Exactly the lines from the one with "k_0 = 0x4640" through the final line of the listing below should appear in the answer, and no others.

● **Source material**:
Content starts

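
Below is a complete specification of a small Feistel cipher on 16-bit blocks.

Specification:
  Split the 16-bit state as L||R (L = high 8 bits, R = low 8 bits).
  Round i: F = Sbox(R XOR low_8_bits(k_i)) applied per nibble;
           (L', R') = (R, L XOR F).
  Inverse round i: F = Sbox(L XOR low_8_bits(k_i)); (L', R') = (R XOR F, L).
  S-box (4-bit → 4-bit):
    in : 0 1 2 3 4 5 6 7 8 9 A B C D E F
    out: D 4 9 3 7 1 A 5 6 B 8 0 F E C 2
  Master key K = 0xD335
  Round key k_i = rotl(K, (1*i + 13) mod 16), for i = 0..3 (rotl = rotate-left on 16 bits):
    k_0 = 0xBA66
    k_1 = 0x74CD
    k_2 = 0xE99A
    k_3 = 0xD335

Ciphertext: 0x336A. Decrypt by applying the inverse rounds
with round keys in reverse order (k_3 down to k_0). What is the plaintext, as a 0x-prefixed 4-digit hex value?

0xF41A

s_0 = ciphertext = 0x336A
s_1 = InvRound(s_0, k_3) = 0xB033
s_2 = InvRound(s_1, k_2) = 0xABB0
s_3 = InvRound(s_2, k_1) = 0x1AAB
s_4 = InvRound(s_3, k_0) = 0xF41A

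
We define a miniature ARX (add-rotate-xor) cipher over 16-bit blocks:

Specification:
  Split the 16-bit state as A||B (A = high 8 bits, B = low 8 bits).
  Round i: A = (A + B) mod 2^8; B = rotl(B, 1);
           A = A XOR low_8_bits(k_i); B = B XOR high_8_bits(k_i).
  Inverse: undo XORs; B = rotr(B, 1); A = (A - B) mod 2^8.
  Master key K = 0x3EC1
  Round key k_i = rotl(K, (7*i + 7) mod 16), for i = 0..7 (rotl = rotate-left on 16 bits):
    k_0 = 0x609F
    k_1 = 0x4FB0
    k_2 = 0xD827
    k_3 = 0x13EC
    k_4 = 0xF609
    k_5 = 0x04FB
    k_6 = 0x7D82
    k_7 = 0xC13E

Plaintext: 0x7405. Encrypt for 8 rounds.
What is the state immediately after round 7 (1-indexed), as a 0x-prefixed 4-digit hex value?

s_0 = plaintext = 0x7405
s_1 = Round(s_0, k_0) = 0xE66A
s_2 = Round(s_1, k_1) = 0xE09B
s_3 = Round(s_2, k_2) = 0x5CEF
s_4 = Round(s_3, k_3) = 0xA7CC
s_5 = Round(s_4, k_4) = 0x7A6F
s_6 = Round(s_5, k_5) = 0x12DA
s_7 = Round(s_6, k_6) = 0x6EC8
s_8 = Round(s_7, k_7) = 0x0850

0x6EC8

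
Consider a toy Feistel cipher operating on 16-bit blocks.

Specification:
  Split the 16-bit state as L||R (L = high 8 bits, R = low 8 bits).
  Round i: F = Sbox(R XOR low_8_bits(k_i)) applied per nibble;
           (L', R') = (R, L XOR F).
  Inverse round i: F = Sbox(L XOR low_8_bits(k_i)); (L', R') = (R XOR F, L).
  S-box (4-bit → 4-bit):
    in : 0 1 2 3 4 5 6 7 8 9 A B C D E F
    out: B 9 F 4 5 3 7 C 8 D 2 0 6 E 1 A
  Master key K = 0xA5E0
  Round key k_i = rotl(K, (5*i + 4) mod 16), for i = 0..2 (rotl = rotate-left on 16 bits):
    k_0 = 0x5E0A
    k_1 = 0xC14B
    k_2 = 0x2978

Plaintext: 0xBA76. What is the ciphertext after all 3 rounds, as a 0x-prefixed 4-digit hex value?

0x3A23

s_0 = plaintext = 0xBA76
s_1 = Round(s_0, k_0) = 0x767C
s_2 = Round(s_1, k_1) = 0x7C3A
s_3 = Round(s_2, k_2) = 0x3A23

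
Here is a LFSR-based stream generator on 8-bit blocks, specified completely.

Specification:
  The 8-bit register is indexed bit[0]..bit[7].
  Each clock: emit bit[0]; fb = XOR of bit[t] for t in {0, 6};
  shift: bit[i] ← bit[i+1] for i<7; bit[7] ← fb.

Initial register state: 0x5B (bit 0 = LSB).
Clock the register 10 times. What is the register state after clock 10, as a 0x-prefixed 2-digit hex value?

0x84

reg_0 = 0x5B
clock 1: out=1, reg = 0x2D
clock 2: out=1, reg = 0x96
clock 3: out=0, reg = 0x4B
clock 4: out=1, reg = 0x25
clock 5: out=1, reg = 0x92
clock 6: out=0, reg = 0x49
clock 7: out=1, reg = 0x24
clock 8: out=0, reg = 0x12
clock 9: out=0, reg = 0x09
clock 10: out=1, reg = 0x84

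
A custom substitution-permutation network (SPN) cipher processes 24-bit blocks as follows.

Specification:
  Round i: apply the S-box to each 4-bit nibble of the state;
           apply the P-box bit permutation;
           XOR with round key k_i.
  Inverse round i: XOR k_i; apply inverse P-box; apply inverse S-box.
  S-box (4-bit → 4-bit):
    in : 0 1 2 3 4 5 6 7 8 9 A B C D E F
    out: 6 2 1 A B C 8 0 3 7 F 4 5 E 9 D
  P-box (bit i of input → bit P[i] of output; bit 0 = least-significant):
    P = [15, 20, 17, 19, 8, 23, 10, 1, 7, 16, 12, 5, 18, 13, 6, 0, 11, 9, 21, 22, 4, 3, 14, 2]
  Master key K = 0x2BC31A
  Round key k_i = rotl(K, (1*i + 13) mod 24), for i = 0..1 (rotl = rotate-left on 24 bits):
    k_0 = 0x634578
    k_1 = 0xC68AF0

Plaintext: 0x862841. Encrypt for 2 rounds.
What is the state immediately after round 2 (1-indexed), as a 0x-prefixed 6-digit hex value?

s_0 = plaintext = 0x862841
s_1 = Round(s_0, k_0) = 0xB644E2
s_2 = Round(s_1, k_1) = 0x836B53

0x836B53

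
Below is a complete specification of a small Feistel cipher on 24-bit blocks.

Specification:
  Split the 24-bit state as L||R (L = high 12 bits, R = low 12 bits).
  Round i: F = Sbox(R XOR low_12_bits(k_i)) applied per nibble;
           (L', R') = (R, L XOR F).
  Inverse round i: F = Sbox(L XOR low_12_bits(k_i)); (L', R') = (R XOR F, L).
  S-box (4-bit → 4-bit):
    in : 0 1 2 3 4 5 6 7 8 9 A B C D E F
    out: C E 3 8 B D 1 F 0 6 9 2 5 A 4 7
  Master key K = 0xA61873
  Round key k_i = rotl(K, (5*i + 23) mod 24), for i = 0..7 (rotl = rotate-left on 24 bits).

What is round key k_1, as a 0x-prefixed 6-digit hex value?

0x61873A

K = 0xA61873
k_0 = rotl(K, (5*0+23) mod 24) = rotl(K, 23) = 0xD30C39
k_1 = rotl(K, (5*1+23) mod 24) = rotl(K, 4) = 0x61873A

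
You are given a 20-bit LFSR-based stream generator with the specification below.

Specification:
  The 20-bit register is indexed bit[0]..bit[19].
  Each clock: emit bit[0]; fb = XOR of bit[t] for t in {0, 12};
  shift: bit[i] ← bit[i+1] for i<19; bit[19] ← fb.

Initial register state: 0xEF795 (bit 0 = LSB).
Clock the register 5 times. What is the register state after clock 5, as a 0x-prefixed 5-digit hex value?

0xD77BC

reg_0 = 0xEF795
clock 1: out=1, reg = 0x77BCA
clock 2: out=0, reg = 0xBBDE5
clock 3: out=1, reg = 0x5DEF2
clock 4: out=0, reg = 0xAEF79
clock 5: out=1, reg = 0xD77BC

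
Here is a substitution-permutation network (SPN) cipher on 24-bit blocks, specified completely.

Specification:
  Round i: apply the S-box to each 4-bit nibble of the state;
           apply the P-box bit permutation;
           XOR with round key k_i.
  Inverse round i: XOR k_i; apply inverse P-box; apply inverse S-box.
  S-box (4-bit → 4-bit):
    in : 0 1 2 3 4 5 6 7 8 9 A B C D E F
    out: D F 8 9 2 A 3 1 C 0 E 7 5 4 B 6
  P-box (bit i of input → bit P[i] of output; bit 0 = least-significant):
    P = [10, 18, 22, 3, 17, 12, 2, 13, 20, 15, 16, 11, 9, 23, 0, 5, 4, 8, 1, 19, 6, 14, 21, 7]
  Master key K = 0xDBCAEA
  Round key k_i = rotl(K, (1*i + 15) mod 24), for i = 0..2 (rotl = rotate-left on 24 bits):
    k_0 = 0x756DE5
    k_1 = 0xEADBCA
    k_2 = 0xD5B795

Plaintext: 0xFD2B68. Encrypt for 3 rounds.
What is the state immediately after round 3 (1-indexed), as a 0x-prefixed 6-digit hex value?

0xB28F52

s_0 = plaintext = 0xFD2B68
s_1 = Round(s_0, k_0) = 0x06BDCF
s_2 = Round(s_1, k_1) = 0x0DD81F
s_3 = Round(s_2, k_2) = 0xB28F52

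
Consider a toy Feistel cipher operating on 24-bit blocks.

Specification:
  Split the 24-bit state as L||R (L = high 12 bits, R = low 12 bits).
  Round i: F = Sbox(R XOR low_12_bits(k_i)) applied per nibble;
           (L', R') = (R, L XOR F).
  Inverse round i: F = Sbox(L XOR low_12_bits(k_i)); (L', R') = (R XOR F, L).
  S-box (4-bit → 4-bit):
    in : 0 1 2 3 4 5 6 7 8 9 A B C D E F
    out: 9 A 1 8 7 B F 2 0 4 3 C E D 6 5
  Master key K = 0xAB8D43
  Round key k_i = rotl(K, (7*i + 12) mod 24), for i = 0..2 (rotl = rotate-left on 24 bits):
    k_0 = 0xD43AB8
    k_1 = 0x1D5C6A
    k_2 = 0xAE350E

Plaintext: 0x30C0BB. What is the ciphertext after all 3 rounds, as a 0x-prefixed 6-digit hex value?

0xEEDCFC

s_0 = plaintext = 0x30C0BB
s_1 = Round(s_0, k_0) = 0x0BB094
s_2 = Round(s_1, k_1) = 0x094EED
s_3 = Round(s_2, k_2) = 0xEEDCFC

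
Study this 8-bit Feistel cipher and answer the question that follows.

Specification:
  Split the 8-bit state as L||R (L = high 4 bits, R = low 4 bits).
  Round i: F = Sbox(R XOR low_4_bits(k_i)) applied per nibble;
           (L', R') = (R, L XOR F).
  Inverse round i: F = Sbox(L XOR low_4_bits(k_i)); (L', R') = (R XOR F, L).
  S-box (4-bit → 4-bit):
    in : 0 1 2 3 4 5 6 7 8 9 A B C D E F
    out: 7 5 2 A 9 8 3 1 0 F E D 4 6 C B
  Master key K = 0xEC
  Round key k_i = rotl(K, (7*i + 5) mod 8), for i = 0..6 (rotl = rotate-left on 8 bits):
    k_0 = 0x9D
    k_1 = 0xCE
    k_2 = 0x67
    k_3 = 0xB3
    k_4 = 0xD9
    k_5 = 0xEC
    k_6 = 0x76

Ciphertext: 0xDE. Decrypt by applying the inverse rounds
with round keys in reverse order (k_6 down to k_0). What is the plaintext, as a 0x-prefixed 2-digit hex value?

s_0 = ciphertext = 0xDE
s_1 = InvRound(s_0, k_6) = 0x3D
s_2 = InvRound(s_1, k_5) = 0x63
s_3 = InvRound(s_2, k_4) = 0x86
s_4 = InvRound(s_3, k_3) = 0xB8
s_5 = InvRound(s_4, k_2) = 0xCB
s_6 = InvRound(s_5, k_1) = 0x9C
s_7 = InvRound(s_6, k_0) = 0x59

0x59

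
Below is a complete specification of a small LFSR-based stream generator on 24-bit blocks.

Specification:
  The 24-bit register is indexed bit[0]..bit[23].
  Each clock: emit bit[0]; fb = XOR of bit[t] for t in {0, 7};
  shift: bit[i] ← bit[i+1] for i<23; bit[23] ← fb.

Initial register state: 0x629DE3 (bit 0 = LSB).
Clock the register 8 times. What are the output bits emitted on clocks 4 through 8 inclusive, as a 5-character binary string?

reg_0 = 0x629DE3
clock 1: out=1, reg = 0x314EF1
clock 2: out=1, reg = 0x18A778
clock 3: out=0, reg = 0x0C53BC
clock 4: out=0, reg = 0x8629DE
clock 5: out=0, reg = 0xC314EF
clock 6: out=1, reg = 0x618A77
clock 7: out=1, reg = 0xB0C53B
clock 8: out=1, reg = 0xD8629D

00111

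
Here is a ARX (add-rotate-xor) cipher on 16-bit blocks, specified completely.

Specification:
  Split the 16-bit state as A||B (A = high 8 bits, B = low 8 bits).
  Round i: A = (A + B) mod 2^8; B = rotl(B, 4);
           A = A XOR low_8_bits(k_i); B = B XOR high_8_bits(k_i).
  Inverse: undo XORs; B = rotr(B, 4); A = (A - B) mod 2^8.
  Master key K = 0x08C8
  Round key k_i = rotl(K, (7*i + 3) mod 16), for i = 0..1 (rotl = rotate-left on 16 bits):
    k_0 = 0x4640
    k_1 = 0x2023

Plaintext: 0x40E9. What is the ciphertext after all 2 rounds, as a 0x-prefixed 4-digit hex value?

0x62AD

s_0 = plaintext = 0x40E9
s_1 = Round(s_0, k_0) = 0x69D8
s_2 = Round(s_1, k_1) = 0x62AD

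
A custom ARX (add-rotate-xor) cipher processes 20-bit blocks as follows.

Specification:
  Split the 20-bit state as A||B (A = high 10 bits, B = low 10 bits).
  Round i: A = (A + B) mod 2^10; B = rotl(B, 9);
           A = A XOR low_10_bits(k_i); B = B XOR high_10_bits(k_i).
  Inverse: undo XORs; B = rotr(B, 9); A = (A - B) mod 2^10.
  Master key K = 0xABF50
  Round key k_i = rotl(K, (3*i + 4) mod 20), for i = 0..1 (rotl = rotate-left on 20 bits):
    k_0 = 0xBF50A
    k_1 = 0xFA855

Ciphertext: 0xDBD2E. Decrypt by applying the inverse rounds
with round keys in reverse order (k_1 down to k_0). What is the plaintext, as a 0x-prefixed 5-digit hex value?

s_0 = ciphertext = 0xDBD2E
s_1 = InvRound(s_0, k_1) = 0x6C589
s_2 = InvRound(s_1, k_0) = 0x74AE9

0x74AE9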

Content ends

● **Expected answer**:
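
    k_0 = 0x4640
    k_1 = 0x2023

Plaintext: 0x40E9. What is the ciphertext after all 2 rounds, as a 0x-prefixed 4-digit hex value?

0x62AD

s_0 = plaintext = 0x40E9
s_1 = Round(s_0, k_0) = 0x69D8
s_2 = Round(s_1, k_1) = 0x62AD

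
A custom ARX (add-rotate-xor) cipher processes 20-bit blocks as follows.

Specification:
  Split the 20-bit state as A||B (A = high 10 bits, B = low 10 bits).
  Round i: A = (A + B) mod 2^10; B = rotl(B, 9);
           A = A XOR low_10_bits(k_i); B = B XOR high_10_bits(k_i).
  Inverse: undo XORs; B = rotr(B, 9); A = (A - B) mod 2^10.
  Master key K = 0xABF50
  Round key k_i = rotl(K, (3*i + 4) mod 20), for i = 0..1 (rotl = rotate-left on 20 bits):
    k_0 = 0xBF50A
    k_1 = 0xFA855

Ciphertext: 0xDBD2E. Decrypt by applying the inverse rounds
with round keys in reverse order (k_1 down to k_0). What is the plaintext, as a 0x-prefixed 5-digit hex value?

s_0 = ciphertext = 0xDBD2E
s_1 = InvRound(s_0, k_1) = 0x6C589
s_2 = InvRound(s_1, k_0) = 0x74AE9

0x74AE9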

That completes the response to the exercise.